- _WHAT THE EXERCISE ASKS_
Transcribe all of the data exactly, leaving nothing out.

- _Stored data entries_
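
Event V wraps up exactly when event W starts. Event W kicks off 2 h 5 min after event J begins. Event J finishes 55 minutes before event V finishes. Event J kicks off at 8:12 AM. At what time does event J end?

9:22 AM

Event W starts at 8:12 AM + 125 min = 10:17 AM.
So event V ends at 10:17 AM.
Event J ends at 10:17 AM − 55 min = 9:22 AM.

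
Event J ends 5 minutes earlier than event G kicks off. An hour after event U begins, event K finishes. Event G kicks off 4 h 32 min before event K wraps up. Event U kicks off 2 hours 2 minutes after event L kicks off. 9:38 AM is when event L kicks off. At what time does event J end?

Event U starts at 9:38 AM + 122 min = 11:40 AM.
Event K ends at 11:40 AM + 60 min = 12:40 PM.
Event G starts at 12:40 PM − 272 min = 8:08 AM.
Event J ends at 8:08 AM − 5 min = 8:03 AM.

8:03 AM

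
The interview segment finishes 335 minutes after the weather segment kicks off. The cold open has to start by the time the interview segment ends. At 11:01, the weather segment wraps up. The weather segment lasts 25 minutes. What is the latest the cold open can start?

16:11

The weather segment starts at 11:01 − 25 min = 10:36.
The interview segment ends at 10:36 + 335 min = 16:11.
The cold open is bounded by the interview segment, so the latest it can start is 16:11.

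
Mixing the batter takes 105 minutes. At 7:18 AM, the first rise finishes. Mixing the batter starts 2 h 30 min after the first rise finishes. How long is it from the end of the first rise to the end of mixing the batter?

Mixing the batter starts at 7:18 AM + 150 min = 9:48 AM.
Mixing the batter ends at 9:48 AM + 105 min = 11:33 AM.
From 7:18 AM to 11:33 AM is 4 hours 15 minutes.

4 hours 15 minutes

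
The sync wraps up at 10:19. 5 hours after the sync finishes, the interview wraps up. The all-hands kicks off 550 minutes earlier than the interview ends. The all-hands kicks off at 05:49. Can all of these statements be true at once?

The interview ends at 10:19 + 300 min = 15:19.
The all-hands starts at 15:19 − 550 min = 06:09.
But the all-hands is also said to start at 05:49 — a 20-minute conflict.

No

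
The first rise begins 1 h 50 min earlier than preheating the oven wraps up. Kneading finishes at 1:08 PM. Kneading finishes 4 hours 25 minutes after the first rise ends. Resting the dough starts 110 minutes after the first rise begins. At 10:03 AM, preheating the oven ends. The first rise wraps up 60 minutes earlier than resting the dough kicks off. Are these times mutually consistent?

The first rise starts at 10:03 AM − 110 min = 8:13 AM.
Resting the dough starts at 8:13 AM + 110 min = 10:03 AM.
The first rise ends at 10:03 AM − 60 min = 9:03 AM.
Kneading ends at 9:03 AM + 265 min = 1:28 PM.
But kneading is also said to end at 1:08 PM — a 20-minute conflict.

No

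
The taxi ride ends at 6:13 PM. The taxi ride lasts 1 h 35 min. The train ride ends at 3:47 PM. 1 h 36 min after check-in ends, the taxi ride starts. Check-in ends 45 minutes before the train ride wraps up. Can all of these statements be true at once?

Check-in ends at 3:47 PM − 45 min = 3:02 PM.
The taxi ride starts at 3:02 PM + 96 min = 4:38 PM.
The taxi ride ends at 4:38 PM + 95 min = 6:13 PM.
That matches the stated 6:13 PM, so the schedule is consistent.

Yes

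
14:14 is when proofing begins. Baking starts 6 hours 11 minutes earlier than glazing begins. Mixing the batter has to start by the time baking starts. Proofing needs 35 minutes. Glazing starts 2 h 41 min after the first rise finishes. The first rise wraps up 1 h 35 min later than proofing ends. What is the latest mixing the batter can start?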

- _ANSWER TO THE PROBLEM_
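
Event V wraps up exactly when event W starts. Event W kicks off 2 h 5 min after event J begins. Event J finishes 55 minutes before event V finishes. Event J kicks off at 8:12 AM. At what time does event J end?

9:22 AM

Event W starts at 8:12 AM + 125 min = 10:17 AM.
So event V ends at 10:17 AM.
Event J ends at 10:17 AM − 55 min = 9:22 AM.

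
Event J ends 5 minutes earlier than event G kicks off. An hour after event U begins, event K finishes. Event G kicks off 4 h 32 min before event K wraps up. Event U kicks off 2 hours 2 minutes after event L kicks off. 9:38 AM is when event L kicks off. At what time does event J end?

Event U starts at 9:38 AM + 122 min = 11:40 AM.
Event K ends at 11:40 AM + 60 min = 12:40 PM.
Event G starts at 12:40 PM − 272 min = 8:08 AM.
Event J ends at 8:08 AM − 5 min = 8:03 AM.

8:03 AM

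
The interview segment finishes 335 minutes after the weather segment kicks off. The cold open has to start by the time the interview segment ends. At 11:01, the weather segment wraps up. The weather segment lasts 25 minutes. What is the latest the cold open can start?

16:11

The weather segment starts at 11:01 − 25 min = 10:36.
The interview segment ends at 10:36 + 335 min = 16:11.
The cold open is bounded by the interview segment, so the latest it can start is 16:11.

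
Mixing the batter takes 105 minutes. At 7:18 AM, the first rise finishes. Mixing the batter starts 2 h 30 min after the first rise finishes. How long is it from the end of the first rise to the end of mixing the batter?

Mixing the batter starts at 7:18 AM + 150 min = 9:48 AM.
Mixing the batter ends at 9:48 AM + 105 min = 11:33 AM.
From 7:18 AM to 11:33 AM is 4 hours 15 minutes.

4 hours 15 minutes

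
The sync wraps up at 10:19. 5 hours after the sync finishes, the interview wraps up. The all-hands kicks off 550 minutes earlier than the interview ends. The all-hands kicks off at 05:49. Can all of these statements be true at once?

The interview ends at 10:19 + 300 min = 15:19.
The all-hands starts at 15:19 − 550 min = 06:09.
But the all-hands is also said to start at 05:49 — a 20-minute conflict.

No

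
The first rise begins 1 h 50 min earlier than preheating the oven wraps up. Kneading finishes at 1:08 PM. Kneading finishes 4 hours 25 minutes after the first rise ends. Resting the dough starts 110 minutes after the first rise begins. At 10:03 AM, preheating the oven ends. The first rise wraps up 60 minutes earlier than resting the dough kicks off. Are these times mutually consistent?

The first rise starts at 10:03 AM − 110 min = 8:13 AM.
Resting the dough starts at 8:13 AM + 110 min = 10:03 AM.
The first rise ends at 10:03 AM − 60 min = 9:03 AM.
Kneading ends at 9:03 AM + 265 min = 1:28 PM.
But kneading is also said to end at 1:08 PM — a 20-minute conflict.

No

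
The taxi ride ends at 6:13 PM. The taxi ride lasts 1 h 35 min. The train ride ends at 3:47 PM. 1 h 36 min after check-in ends, the taxi ride starts. Check-in ends 45 minutes before the train ride wraps up. Can all of these statements be true at once?

Check-in ends at 3:47 PM − 45 min = 3:02 PM.
The taxi ride starts at 3:02 PM + 96 min = 4:38 PM.
The taxi ride ends at 4:38 PM + 95 min = 6:13 PM.
That matches the stated 6:13 PM, so the schedule is consistent.

Yes

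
14:14 is when proofing begins. Baking starts 6 hours 11 minutes earlier than glazing begins. Mixing the batter has to start by the time baking starts. Proofing needs 35 minutes. Glazing starts 2 h 41 min after the first rise finishes. The first rise wraps up 1 h 35 min later than proofing ends. What is the latest mixing the batter can start?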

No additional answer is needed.